(DATA UNDER STUDY)
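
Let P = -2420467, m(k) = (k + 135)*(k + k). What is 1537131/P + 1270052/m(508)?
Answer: 517482429389/395315511374 ≈ 1.3090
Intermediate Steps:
m(k) = 2*k*(135 + k) (m(k) = (135 + k)*(2*k) = 2*k*(135 + k))
1537131/P + 1270052/m(508) = 1537131/(-2420467) + 1270052/((2*508*(135 + 508))) = 1537131*(-1/2420467) + 1270052/((2*508*643)) = -1537131/2420467 + 1270052/653288 = -1537131/2420467 + 1270052*(1/653288) = -1537131/2420467 + 317513/163322 = 517482429389/395315511374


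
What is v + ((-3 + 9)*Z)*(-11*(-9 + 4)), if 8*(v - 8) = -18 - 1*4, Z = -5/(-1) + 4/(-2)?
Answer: 3981/4 ≈ 995.25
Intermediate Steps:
Z = 3 (Z = -5*(-1) + 4*(-1/2) = 5 - 2 = 3)
v = 21/4 (v = 8 + (-18 - 1*4)/8 = 8 + (-18 - 4)/8 = 8 + (1/8)*(-22) = 8 - 11/4 = 21/4 ≈ 5.2500)
v + ((-3 + 9)*Z)*(-11*(-9 + 4)) = 21/4 + ((-3 + 9)*3)*(-11*(-9 + 4)) = 21/4 + (6*3)*(-11*(-5)) = 21/4 + 18*55 = 21/4 + 990 = 3981/4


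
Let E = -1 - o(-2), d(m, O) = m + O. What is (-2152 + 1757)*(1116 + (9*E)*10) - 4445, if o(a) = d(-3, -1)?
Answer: -551915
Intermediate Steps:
d(m, O) = O + m
o(a) = -4 (o(a) = -1 - 3 = -4)
E = 3 (E = -1 - 1*(-4) = -1 + 4 = 3)
(-2152 + 1757)*(1116 + (9*E)*10) - 4445 = (-2152 + 1757)*(1116 + (9*3)*10) - 4445 = -395*(1116 + 27*10) - 4445 = -395*(1116 + 270) - 4445 = -395*1386 - 4445 = -547470 - 4445 = -551915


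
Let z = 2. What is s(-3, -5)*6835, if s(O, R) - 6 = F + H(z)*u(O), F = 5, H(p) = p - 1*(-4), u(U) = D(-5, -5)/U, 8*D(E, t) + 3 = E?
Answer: 88855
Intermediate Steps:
D(E, t) = -3/8 + E/8
u(U) = -1/U (u(U) = (-3/8 + (⅛)*(-5))/U = (-3/8 - 5/8)/U = -1/U)
H(p) = 4 + p (H(p) = p + 4 = 4 + p)
s(O, R) = 11 - 6/O (s(O, R) = 6 + (5 + (4 + 2)*(-1/O)) = 6 + (5 + 6*(-1/O)) = 6 + (5 - 6/O) = 11 - 6/O)
s(-3, -5)*6835 = (11 - 6/(-3))*6835 = (11 - 6*(-⅓))*6835 = (11 + 2)*6835 = 13*6835 = 88855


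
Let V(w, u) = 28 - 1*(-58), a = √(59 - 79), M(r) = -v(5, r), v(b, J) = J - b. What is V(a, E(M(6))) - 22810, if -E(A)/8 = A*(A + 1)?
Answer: -22724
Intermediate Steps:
M(r) = 5 - r (M(r) = -(r - 1*5) = -(r - 5) = -(-5 + r) = 5 - r)
E(A) = -8*A*(1 + A) (E(A) = -8*A*(A + 1) = -8*A*(1 + A))
a = 2*I*√5 (a = √(-20) = 2*I*√5 ≈ 4.4721*I)
V(w, u) = 86 (V(w, u) = 28 + 58 = 86)
V(a, E(M(6))) - 22810 = 86 - 22810 = -22724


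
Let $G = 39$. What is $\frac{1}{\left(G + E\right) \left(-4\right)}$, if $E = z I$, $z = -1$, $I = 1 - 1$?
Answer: $- \frac{1}{156} \approx -0.0064103$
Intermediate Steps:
$I = 0$
$E = 0$ ($E = \left(-1\right) 0 = 0$)
$\frac{1}{\left(G + E\right) \left(-4\right)} = \frac{1}{\left(39 + 0\right) \left(-4\right)} = \frac{1}{39 \left(-4\right)} = \frac{1}{-156} = - \frac{1}{156}$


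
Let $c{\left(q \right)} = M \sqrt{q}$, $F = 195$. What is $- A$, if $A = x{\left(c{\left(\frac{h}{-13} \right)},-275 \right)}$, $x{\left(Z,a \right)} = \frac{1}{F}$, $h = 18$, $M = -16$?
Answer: $- \frac{1}{195} \approx -0.0051282$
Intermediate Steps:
$c{\left(q \right)} = - 16 \sqrt{q}$
$x{\left(Z,a \right)} = \frac{1}{195}$
$A = \frac{1}{195} \approx 0.0051282$
$- A = \left(-1\right) \frac{1}{195} = - \frac{1}{195}$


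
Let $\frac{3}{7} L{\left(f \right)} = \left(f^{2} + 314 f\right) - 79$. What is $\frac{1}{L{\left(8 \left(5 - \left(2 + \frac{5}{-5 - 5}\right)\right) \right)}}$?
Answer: $\frac{3}{66479} \approx 4.5127 \cdot 10^{-5}$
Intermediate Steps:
$L{\left(f \right)} = - \frac{553}{3} + \frac{7 f^{2}}{3} + \frac{2198 f}{3}$ ($L{\left(f \right)} = \frac{7 \left(\left(f^{2} + 314 f\right) - 79\right)}{3} = \frac{7 \left(-79 + f^{2} + 314 f\right)}{3} = - \frac{553}{3} + \frac{7 f^{2}}{3} + \frac{2198 f}{3}$)
$\frac{1}{L{\left(8 \left(5 - \left(2 + \frac{5}{-5 - 5}\right)\right) \right)}} = \frac{1}{- \frac{553}{3} + \frac{7 \left(8 \left(5 - \left(2 + \frac{5}{-5 - 5}\right)\right)\right)^{2}}{3} + \frac{2198 \cdot 8 \left(5 - \left(2 + \frac{5}{-5 - 5}\right)\right)}{3}} = \frac{1}{- \frac{553}{3} + \frac{7 \left(8 \left(5 - \left(2 + \frac{5}{-10}\right)\right)\right)^{2}}{3} + \frac{2198 \cdot 8 \left(5 - \left(2 + \frac{5}{-10}\right)\right)}{3}} = \frac{1}{- \frac{553}{3} + \frac{7 \left(8 \left(5 - \frac{3}{2}\right)\right)^{2}}{3} + \frac{2198 \cdot 8 \left(5 - \frac{3}{2}\right)}{3}} = \frac{1}{- \frac{553}{3} + \frac{7 \left(8 \cdot \frac{7}{2}\right)^{2}}{3} + \frac{2198 \cdot 8 \cdot \frac{7}{2}}{3}} = \frac{1}{- \frac{553}{3} + \frac{7 \cdot 28^{2}}{3} + \frac{2198}{3} \cdot 28} = \frac{1}{- \frac{553}{3} + \frac{7}{3} \cdot 784 + \frac{61544}{3}} = \frac{1}{- \frac{553}{3} + \frac{5488}{3} + \frac{61544}{3}} = \frac{1}{\frac{66479}{3}} = \frac{3}{66479}$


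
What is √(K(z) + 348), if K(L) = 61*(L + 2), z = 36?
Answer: √2666 ≈ 51.633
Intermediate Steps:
K(L) = 122 + 61*L (K(L) = 61*(2 + L) = 122 + 61*L)
√(K(z) + 348) = √((122 + 61*36) + 348) = √((122 + 2196) + 348) = √(2318 + 348) = √2666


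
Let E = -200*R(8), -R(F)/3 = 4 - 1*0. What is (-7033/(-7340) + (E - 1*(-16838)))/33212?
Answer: 141213953/243776080 ≈ 0.57928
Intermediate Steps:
R(F) = -12 (R(F) = -3*(4 - 1*0) = -3*(4 + 0) = -3*4 = -12)
E = 2400 (E = -200*(-12) = 2400)
(-7033/(-7340) + (E - 1*(-16838)))/33212 = (-7033/(-7340) + (2400 - 1*(-16838)))/33212 = (-7033*(-1/7340) + (2400 + 16838))*(1/33212) = (7033/7340 + 19238)*(1/33212) = (141213953/7340)*(1/33212) = 141213953/243776080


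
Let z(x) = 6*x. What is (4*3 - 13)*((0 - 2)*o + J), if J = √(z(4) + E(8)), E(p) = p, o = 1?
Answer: 2 - 4*√2 ≈ -3.6569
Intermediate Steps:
J = 4*√2 (J = √(6*4 + 8) = √(24 + 8) = √32 = 4*√2 ≈ 5.6569)
(4*3 - 13)*((0 - 2)*o + J) = (4*3 - 13)*((0 - 2)*1 + 4*√2) = (12 - 13)*(-2*1 + 4*√2) = -(-2 + 4*√2) = 2 - 4*√2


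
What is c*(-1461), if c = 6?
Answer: -8766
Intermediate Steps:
c*(-1461) = 6*(-1461) = -8766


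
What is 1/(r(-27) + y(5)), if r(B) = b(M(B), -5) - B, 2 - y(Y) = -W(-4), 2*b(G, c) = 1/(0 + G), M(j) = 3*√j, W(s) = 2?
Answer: 30132/934093 + 18*I*√3/934093 ≈ 0.032258 + 3.3377e-5*I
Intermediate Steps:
b(G, c) = 1/(2*G) (b(G, c) = 1/(2*(0 + G)) = 1/(2*G))
y(Y) = 4 (y(Y) = 2 - (-1)*2 = 2 - 1*(-2) = 2 + 2 = 4)
r(B) = -B + 1/(6*√B) (r(B) = 1/(2*((3*√B))) - B = (1/(3*√B))/2 - B = 1/(6*√B) - B = -B + 1/(6*√B))
1/(r(-27) + y(5)) = 1/((-1*(-27) + 1/(6*√(-27))) + 4) = 1/((27 + (-I*√3/9)/6) + 4) = 1/((27 - I*√3/54) + 4) = 1/(31 - I*√3/54)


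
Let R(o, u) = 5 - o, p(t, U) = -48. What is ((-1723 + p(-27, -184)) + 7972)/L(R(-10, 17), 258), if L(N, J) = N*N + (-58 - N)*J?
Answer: -2067/6203 ≈ -0.33323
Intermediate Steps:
L(N, J) = N**2 + J*(-58 - N)
((-1723 + p(-27, -184)) + 7972)/L(R(-10, 17), 258) = ((-1723 - 48) + 7972)/((5 - 1*(-10))**2 - 58*258 - 1*258*(5 - 1*(-10))) = (-1771 + 7972)/((5 + 10)**2 - 14964 - 1*258*(5 + 10)) = 6201/(15**2 - 14964 - 1*258*15) = 6201/(225 - 14964 - 3870) = 6201/(-18609) = 6201*(-1/18609) = -2067/6203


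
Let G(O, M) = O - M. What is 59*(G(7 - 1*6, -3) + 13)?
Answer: 1003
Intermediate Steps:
59*(G(7 - 1*6, -3) + 13) = 59*(((7 - 1*6) - 1*(-3)) + 13) = 59*(((7 - 6) + 3) + 13) = 59*((1 + 3) + 13) = 59*(4 + 13) = 59*17 = 1003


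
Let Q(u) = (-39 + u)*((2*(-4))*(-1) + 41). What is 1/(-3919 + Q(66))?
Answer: -1/2596 ≈ -0.00038521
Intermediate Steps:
Q(u) = -1911 + 49*u (Q(u) = (-39 + u)*(-8*(-1) + 41) = (-39 + u)*(8 + 41) = (-39 + u)*49 = -1911 + 49*u)
1/(-3919 + Q(66)) = 1/(-3919 + (-1911 + 49*66)) = 1/(-3919 + (-1911 + 3234)) = 1/(-3919 + 1323) = 1/(-2596) = -1/2596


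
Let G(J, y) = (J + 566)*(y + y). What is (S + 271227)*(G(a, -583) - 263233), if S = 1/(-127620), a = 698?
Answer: -20042157724686041/42540 ≈ -4.7114e+11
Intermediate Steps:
G(J, y) = 2*y*(566 + J) (G(J, y) = (566 + J)*(2*y) = 2*y*(566 + J))
S = -1/127620 ≈ -7.8358e-6
(S + 271227)*(G(a, -583) - 263233) = (-1/127620 + 271227)*(2*(-583)*(566 + 698) - 263233) = 34613989739*(2*(-583)*1264 - 263233)/127620 = 34613989739*(-1473824 - 263233)/127620 = (34613989739/127620)*(-1737057) = -20042157724686041/42540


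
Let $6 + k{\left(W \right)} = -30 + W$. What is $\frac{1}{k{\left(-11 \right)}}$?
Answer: $- \frac{1}{47} \approx -0.021277$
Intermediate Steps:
$k{\left(W \right)} = -36 + W$ ($k{\left(W \right)} = -6 + \left(-30 + W\right) = -36 + W$)
$\frac{1}{k{\left(-11 \right)}} = \frac{1}{-36 - 11} = \frac{1}{-47} = - \frac{1}{47}$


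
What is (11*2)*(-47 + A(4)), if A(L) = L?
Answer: -946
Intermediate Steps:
(11*2)*(-47 + A(4)) = (11*2)*(-47 + 4) = 22*(-43) = -946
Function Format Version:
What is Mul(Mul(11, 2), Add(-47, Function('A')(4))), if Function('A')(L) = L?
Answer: -946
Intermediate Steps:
Mul(Mul(11, 2), Add(-47, Function('A')(4))) = Mul(Mul(11, 2), Add(-47, 4)) = Mul(22, -43) = -946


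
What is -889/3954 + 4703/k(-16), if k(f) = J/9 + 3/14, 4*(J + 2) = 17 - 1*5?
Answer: 2343016963/162114 ≈ 14453.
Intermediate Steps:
J = 1 (J = -2 + (17 - 1*5)/4 = -2 + (17 - 5)/4 = -2 + (¼)*12 = -2 + 3 = 1)
k(f) = 41/126 (k(f) = 1/9 + 3/14 = 1*(⅑) + 3*(1/14) = ⅑ + 3/14 = 41/126)
-889/3954 + 4703/k(-16) = -889/3954 + 4703/(41/126) = -889*1/3954 + 4703*(126/41) = -889/3954 + 592578/41 = 2343016963/162114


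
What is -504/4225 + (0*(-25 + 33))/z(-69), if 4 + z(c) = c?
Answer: -504/4225 ≈ -0.11929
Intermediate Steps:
z(c) = -4 + c
-504/4225 + (0*(-25 + 33))/z(-69) = -504/4225 + (0*(-25 + 33))/(-4 - 69) = -504*1/4225 + (0*8)/(-73) = -504/4225 + 0*(-1/73) = -504/4225 + 0 = -504/4225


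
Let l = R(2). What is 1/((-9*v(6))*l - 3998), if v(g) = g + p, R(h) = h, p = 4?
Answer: -1/4178 ≈ -0.00023935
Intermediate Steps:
l = 2
v(g) = 4 + g (v(g) = g + 4 = 4 + g)
1/((-9*v(6))*l - 3998) = 1/(-9*(4 + 6)*2 - 3998) = 1/(-9*10*2 - 3998) = 1/(-90*2 - 3998) = 1/(-180 - 3998) = 1/(-4178) = -1/4178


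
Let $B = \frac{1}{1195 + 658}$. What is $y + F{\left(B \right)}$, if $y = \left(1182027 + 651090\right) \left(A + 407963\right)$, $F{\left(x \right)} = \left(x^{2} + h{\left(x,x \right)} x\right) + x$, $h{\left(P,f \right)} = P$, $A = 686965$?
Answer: $\frac{6891703514125930639}{3433609} \approx 2.0071 \cdot 10^{12}$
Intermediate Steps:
$B = \frac{1}{1853} \approx 0.00053967$
$F{\left(x \right)} = x + 2 x^{2}$ ($F{\left(x \right)} = \left(x^{2} + x x\right) + x = \left(x^{2} + x^{2}\right) + x = 2 x^{2} + x = x + 2 x^{2}$)
$y = 2007131130576$ ($y = \left(1182027 + 651090\right) \left(686965 + 407963\right) = 1833117 \cdot 1094928 = 2007131130576$)
$y + F{\left(B \right)} = 2007131130576 + \frac{1 + 2 \cdot \frac{1}{1853}}{1853} = 2007131130576 + \frac{1 + \frac{2}{1853}}{1853} = 2007131130576 + \frac{1}{1853} \cdot \frac{1855}{1853} = 2007131130576 + \frac{1855}{3433609} = \frac{6891703514125930639}{3433609}$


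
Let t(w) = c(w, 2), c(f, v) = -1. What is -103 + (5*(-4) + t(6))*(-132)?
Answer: 2669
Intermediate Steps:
t(w) = -1
-103 + (5*(-4) + t(6))*(-132) = -103 + (5*(-4) - 1)*(-132) = -103 + (-20 - 1)*(-132) = -103 - 21*(-132) = -103 + 2772 = 2669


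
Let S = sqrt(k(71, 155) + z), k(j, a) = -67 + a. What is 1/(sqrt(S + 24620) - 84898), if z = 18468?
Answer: -1/(84898 - sqrt(24620 + 2*sqrt(4639))) ≈ -1.1801e-5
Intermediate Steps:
S = 2*sqrt(4639) (S = sqrt((-67 + 155) + 18468) = sqrt(88 + 18468) = sqrt(18556) = 2*sqrt(4639) ≈ 136.22)
1/(sqrt(S + 24620) - 84898) = 1/(sqrt(2*sqrt(4639) + 24620) - 84898) = 1/(sqrt(24620 + 2*sqrt(4639)) - 84898) = 1/(-84898 + sqrt(24620 + 2*sqrt(4639)))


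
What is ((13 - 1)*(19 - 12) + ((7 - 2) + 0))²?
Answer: 7921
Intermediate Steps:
((13 - 1)*(19 - 12) + ((7 - 2) + 0))² = (12*7 + (5 + 0))² = (84 + 5)² = 89² = 7921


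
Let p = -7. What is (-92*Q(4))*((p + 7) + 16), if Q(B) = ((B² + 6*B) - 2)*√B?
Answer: -111872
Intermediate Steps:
Q(B) = √B*(-2 + B² + 6*B) (Q(B) = (-2 + B² + 6*B)*√B = √B*(-2 + B² + 6*B))
(-92*Q(4))*((p + 7) + 16) = (-92*√4*(-2 + 4² + 6*4))*((-7 + 7) + 16) = (-184*(-2 + 16 + 24))*(0 + 16) = -184*38*16 = -92*76*16 = -6992*16 = -111872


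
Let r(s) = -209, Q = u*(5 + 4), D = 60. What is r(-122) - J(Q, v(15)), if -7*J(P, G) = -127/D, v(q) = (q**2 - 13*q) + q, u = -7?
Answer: -87907/420 ≈ -209.30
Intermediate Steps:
v(q) = q**2 - 12*q
Q = -63 (Q = -7*(5 + 4) = -7*9 = -63)
J(P, G) = 127/420 (J(P, G) = -(-127)/(7*60) = -1/7*(-127/60) = 127/420)
r(-122) - J(Q, v(15)) = -209 - 1*127/420 = -209 - 127/420 = -87907/420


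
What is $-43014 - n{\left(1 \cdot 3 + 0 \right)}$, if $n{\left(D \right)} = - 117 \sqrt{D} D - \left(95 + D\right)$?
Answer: $-42916 + 351 \sqrt{3} \approx -42308.0$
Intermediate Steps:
$n{\left(D \right)} = -95 - D - 117 D^{\frac{3}{2}}$ ($n{\left(D \right)} = - 117 D^{\frac{3}{2}} - \left(95 + D\right) = -95 - D - 117 D^{\frac{3}{2}}$)
$-43014 - n{\left(1 \cdot 3 + 0 \right)} = -43014 - \left(-95 - \left(1 \cdot 3 + 0\right) - 117 \left(1 \cdot 3 + 0\right)^{\frac{3}{2}}\right) = -43014 - \left(-95 - \left(3 + 0\right) - 117 \left(3 + 0\right)^{\frac{3}{2}}\right) = -43014 - \left(-95 - 3 - 117 \cdot 3^{\frac{3}{2}}\right) = -43014 - \left(-95 - 3 - 117 \cdot 3 \sqrt{3}\right) = -43014 - \left(-95 - 3 - 351 \sqrt{3}\right) = -43014 - \left(-98 - 351 \sqrt{3}\right) = -43014 + \left(98 + 351 \sqrt{3}\right) = -42916 + 351 \sqrt{3}$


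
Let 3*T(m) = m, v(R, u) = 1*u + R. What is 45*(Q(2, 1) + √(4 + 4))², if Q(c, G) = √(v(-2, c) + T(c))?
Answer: 390 + 120*√3 ≈ 597.85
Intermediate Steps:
v(R, u) = R + u (v(R, u) = u + R = R + u)
T(m) = m/3
Q(c, G) = √(-2 + 4*c/3) (Q(c, G) = √((-2 + c) + c/3) = √(-2 + 4*c/3))
45*(Q(2, 1) + √(4 + 4))² = 45*(√(-18 + 12*2)/3 + √(4 + 4))² = 45*(√(-18 + 24)/3 + √8)² = 45*(√6/3 + 2*√2)² = 45*(2*√2 + √6/3)²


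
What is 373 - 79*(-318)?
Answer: 25495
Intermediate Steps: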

(WHAT THE TASK ASKS) In the entries above, one line contains "Answer: 3981/4 ≈ 995.25" and another contains "Answer: -551915". Reproduce exactly those two lines and the lines between them, nothing else.

(ANSWER BOX)
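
Answer: 3981/4 ≈ 995.25
Intermediate Steps:
Z = 3 (Z = -5*(-1) + 4*(-1/2) = 5 - 2 = 3)
v = 21/4 (v = 8 + (-18 - 1*4)/8 = 8 + (-18 - 4)/8 = 8 + (1/8)*(-22) = 8 - 11/4 = 21/4 ≈ 5.2500)
v + ((-3 + 9)*Z)*(-11*(-9 + 4)) = 21/4 + ((-3 + 9)*3)*(-11*(-9 + 4)) = 21/4 + (6*3)*(-11*(-5)) = 21/4 + 18*55 = 21/4 + 990 = 3981/4


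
Let E = -1 - o(-2), d(m, O) = m + O. What is (-2152 + 1757)*(1116 + (9*E)*10) - 4445, if o(a) = d(-3, -1)?
Answer: -551915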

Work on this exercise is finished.